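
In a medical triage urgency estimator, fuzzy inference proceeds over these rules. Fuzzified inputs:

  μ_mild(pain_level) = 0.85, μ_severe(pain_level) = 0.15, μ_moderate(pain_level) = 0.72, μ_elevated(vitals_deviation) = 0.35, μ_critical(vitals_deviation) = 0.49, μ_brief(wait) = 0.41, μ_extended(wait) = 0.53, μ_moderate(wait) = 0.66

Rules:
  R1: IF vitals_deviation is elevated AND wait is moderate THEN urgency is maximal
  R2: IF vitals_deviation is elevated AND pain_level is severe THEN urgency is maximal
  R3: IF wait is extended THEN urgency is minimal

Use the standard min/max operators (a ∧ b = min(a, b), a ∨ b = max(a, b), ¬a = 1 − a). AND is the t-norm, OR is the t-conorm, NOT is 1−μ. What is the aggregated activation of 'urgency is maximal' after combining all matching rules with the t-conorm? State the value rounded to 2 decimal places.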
————————
### TASK TO COMPLETE
The line with "R1: IF vitals_deviation" through the last line of the data: write these out exactly, and no others.

### ANSWER TO THE PROBLEM
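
  R1: IF vitals_deviation is elevated AND wait is moderate THEN urgency is maximal
  R2: IF vitals_deviation is elevated AND pain_level is severe THEN urgency is maximal
  R3: IF wait is extended THEN urgency is minimal

Use the standard min/max operators (a ∧ b = min(a, b), a ∨ b = max(a, b), ¬a = 1 − a). AND is the t-norm, OR is the t-conorm, NOT is 1−μ. What is the aggregated activation of 'urgency is maximal' after combining all matching rules with the t-conorm? State the value rounded to 2 decimal places.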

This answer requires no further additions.